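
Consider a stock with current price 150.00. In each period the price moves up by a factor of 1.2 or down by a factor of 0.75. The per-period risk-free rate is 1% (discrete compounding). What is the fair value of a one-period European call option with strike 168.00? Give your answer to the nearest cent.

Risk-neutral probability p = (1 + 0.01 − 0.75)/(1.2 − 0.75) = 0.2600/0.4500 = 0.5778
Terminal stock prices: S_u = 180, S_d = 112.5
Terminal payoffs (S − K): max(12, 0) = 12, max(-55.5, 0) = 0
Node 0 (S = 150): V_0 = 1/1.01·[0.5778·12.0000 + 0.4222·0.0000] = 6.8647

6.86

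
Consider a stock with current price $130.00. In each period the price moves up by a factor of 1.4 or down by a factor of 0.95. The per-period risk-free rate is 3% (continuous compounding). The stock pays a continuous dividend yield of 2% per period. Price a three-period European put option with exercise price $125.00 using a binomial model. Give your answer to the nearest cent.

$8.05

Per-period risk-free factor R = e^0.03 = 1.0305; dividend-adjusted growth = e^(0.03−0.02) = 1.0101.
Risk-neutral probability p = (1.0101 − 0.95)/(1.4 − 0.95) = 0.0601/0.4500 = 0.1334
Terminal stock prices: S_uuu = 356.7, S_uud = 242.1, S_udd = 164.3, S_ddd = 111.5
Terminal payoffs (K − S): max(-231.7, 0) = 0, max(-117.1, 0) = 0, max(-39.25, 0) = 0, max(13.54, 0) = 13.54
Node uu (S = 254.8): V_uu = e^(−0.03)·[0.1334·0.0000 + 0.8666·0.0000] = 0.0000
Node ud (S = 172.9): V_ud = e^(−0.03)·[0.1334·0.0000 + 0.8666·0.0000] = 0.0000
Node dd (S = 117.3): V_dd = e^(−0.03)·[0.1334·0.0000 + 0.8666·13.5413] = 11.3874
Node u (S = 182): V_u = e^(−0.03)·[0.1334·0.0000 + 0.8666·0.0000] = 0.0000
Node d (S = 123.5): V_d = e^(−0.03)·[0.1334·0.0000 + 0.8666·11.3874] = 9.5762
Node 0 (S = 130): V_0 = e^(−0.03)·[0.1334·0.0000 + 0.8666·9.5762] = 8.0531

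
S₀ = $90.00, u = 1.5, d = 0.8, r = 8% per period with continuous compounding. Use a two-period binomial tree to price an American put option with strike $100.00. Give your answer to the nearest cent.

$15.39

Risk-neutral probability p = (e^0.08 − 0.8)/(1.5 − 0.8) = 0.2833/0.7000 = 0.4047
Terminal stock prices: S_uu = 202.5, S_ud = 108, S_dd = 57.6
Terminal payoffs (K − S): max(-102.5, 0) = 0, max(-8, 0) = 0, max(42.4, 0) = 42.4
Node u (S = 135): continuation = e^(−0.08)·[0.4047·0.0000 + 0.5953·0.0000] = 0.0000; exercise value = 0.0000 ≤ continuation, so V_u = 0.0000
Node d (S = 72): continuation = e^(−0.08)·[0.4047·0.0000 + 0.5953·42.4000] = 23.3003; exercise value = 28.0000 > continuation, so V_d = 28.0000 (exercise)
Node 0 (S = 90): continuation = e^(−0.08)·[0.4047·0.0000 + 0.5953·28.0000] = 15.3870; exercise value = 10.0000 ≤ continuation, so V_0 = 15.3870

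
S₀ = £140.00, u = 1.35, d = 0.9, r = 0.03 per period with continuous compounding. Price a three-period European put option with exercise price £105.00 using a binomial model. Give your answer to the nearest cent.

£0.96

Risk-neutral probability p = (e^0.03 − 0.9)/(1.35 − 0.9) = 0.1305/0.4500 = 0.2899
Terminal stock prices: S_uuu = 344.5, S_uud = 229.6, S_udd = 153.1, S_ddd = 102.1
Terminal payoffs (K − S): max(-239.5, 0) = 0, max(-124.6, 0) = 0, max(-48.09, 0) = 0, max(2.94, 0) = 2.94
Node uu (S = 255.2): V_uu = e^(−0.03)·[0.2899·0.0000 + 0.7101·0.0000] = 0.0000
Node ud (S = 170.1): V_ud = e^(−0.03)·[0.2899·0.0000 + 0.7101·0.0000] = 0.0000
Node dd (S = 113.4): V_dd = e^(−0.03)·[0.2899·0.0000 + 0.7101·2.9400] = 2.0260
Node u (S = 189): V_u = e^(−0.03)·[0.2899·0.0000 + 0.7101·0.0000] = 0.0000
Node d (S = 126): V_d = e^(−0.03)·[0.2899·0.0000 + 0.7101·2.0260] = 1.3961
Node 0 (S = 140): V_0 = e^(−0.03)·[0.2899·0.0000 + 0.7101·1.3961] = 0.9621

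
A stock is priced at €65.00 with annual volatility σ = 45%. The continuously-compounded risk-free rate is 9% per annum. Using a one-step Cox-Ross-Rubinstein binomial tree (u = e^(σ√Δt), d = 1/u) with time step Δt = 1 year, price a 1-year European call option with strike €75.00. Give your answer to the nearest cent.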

○ ○ ○ ○

> _EXERCISE OBJECTIVE_
Transcribe all of the lines in the records precisely.

> _ANSWER TO THIS TASK_
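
Consider a stock with current price 150.00. In each period the price moves up by a factor of 1.2 or down by a factor of 0.75. The per-period risk-free rate is 1% (discrete compounding). What is the fair value of a one-period European call option with strike 168.00? Give your answer to the nearest cent.

Risk-neutral probability p = (1 + 0.01 − 0.75)/(1.2 − 0.75) = 0.2600/0.4500 = 0.5778
Terminal stock prices: S_u = 180, S_d = 112.5
Terminal payoffs (S − K): max(12, 0) = 12, max(-55.5, 0) = 0
Node 0 (S = 150): V_0 = 1/1.01·[0.5778·12.0000 + 0.4222·0.0000] = 6.8647

6.86

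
Consider a stock with current price $130.00. In each period the price moves up by a factor of 1.4 or down by a factor of 0.95. The per-period risk-free rate is 3% (continuous compounding). The stock pays a continuous dividend yield of 2% per period. Price a three-period European put option with exercise price $125.00 using a binomial model. Give your answer to the nearest cent.

$8.05

Per-period risk-free factor R = e^0.03 = 1.0305; dividend-adjusted growth = e^(0.03−0.02) = 1.0101.
Risk-neutral probability p = (1.0101 − 0.95)/(1.4 − 0.95) = 0.0601/0.4500 = 0.1334
Terminal stock prices: S_uuu = 356.7, S_uud = 242.1, S_udd = 164.3, S_ddd = 111.5
Terminal payoffs (K − S): max(-231.7, 0) = 0, max(-117.1, 0) = 0, max(-39.25, 0) = 0, max(13.54, 0) = 13.54
Node uu (S = 254.8): V_uu = e^(−0.03)·[0.1334·0.0000 + 0.8666·0.0000] = 0.0000
Node ud (S = 172.9): V_ud = e^(−0.03)·[0.1334·0.0000 + 0.8666·0.0000] = 0.0000
Node dd (S = 117.3): V_dd = e^(−0.03)·[0.1334·0.0000 + 0.8666·13.5413] = 11.3874
Node u (S = 182): V_u = e^(−0.03)·[0.1334·0.0000 + 0.8666·0.0000] = 0.0000
Node d (S = 123.5): V_d = e^(−0.03)·[0.1334·0.0000 + 0.8666·11.3874] = 9.5762
Node 0 (S = 130): V_0 = e^(−0.03)·[0.1334·0.0000 + 0.8666·9.5762] = 8.0531

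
S₀ = $90.00, u = 1.5, d = 0.8, r = 8% per period with continuous compounding. Use a two-period binomial tree to price an American put option with strike $100.00. Give your answer to the nearest cent.

$15.39

Risk-neutral probability p = (e^0.08 − 0.8)/(1.5 − 0.8) = 0.2833/0.7000 = 0.4047
Terminal stock prices: S_uu = 202.5, S_ud = 108, S_dd = 57.6
Terminal payoffs (K − S): max(-102.5, 0) = 0, max(-8, 0) = 0, max(42.4, 0) = 42.4
Node u (S = 135): continuation = e^(−0.08)·[0.4047·0.0000 + 0.5953·0.0000] = 0.0000; exercise value = 0.0000 ≤ continuation, so V_u = 0.0000
Node d (S = 72): continuation = e^(−0.08)·[0.4047·0.0000 + 0.5953·42.4000] = 23.3003; exercise value = 28.0000 > continuation, so V_d = 28.0000 (exercise)
Node 0 (S = 90): continuation = e^(−0.08)·[0.4047·0.0000 + 0.5953·28.0000] = 15.3870; exercise value = 10.0000 ≤ continuation, so V_0 = 15.3870

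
S₀ = £140.00, u = 1.35, d = 0.9, r = 0.03 per period with continuous compounding. Price a three-period European put option with exercise price £105.00 using a binomial model. Give your answer to the nearest cent.

£0.96

Risk-neutral probability p = (e^0.03 − 0.9)/(1.35 − 0.9) = 0.1305/0.4500 = 0.2899
Terminal stock prices: S_uuu = 344.5, S_uud = 229.6, S_udd = 153.1, S_ddd = 102.1
Terminal payoffs (K − S): max(-239.5, 0) = 0, max(-124.6, 0) = 0, max(-48.09, 0) = 0, max(2.94, 0) = 2.94
Node uu (S = 255.2): V_uu = e^(−0.03)·[0.2899·0.0000 + 0.7101·0.0000] = 0.0000
Node ud (S = 170.1): V_ud = e^(−0.03)·[0.2899·0.0000 + 0.7101·0.0000] = 0.0000
Node dd (S = 113.4): V_dd = e^(−0.03)·[0.2899·0.0000 + 0.7101·2.9400] = 2.0260
Node u (S = 189): V_u = e^(−0.03)·[0.2899·0.0000 + 0.7101·0.0000] = 0.0000
Node d (S = 126): V_d = e^(−0.03)·[0.2899·0.0000 + 0.7101·2.0260] = 1.3961
Node 0 (S = 140): V_0 = e^(−0.03)·[0.2899·0.0000 + 0.7101·1.3961] = 0.9621

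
A stock is priced at €65.00 with annual volatility σ = 45%. The continuously-compounded risk-free rate is 9% per annum. Using a one-step Cox-Ross-Rubinstein binomial tree (u = e^(σ√Δt), d = 1/u) with time step Δt = 1 year, price a 1-year European call option with strike €75.00. Give your answer to the nearest cent.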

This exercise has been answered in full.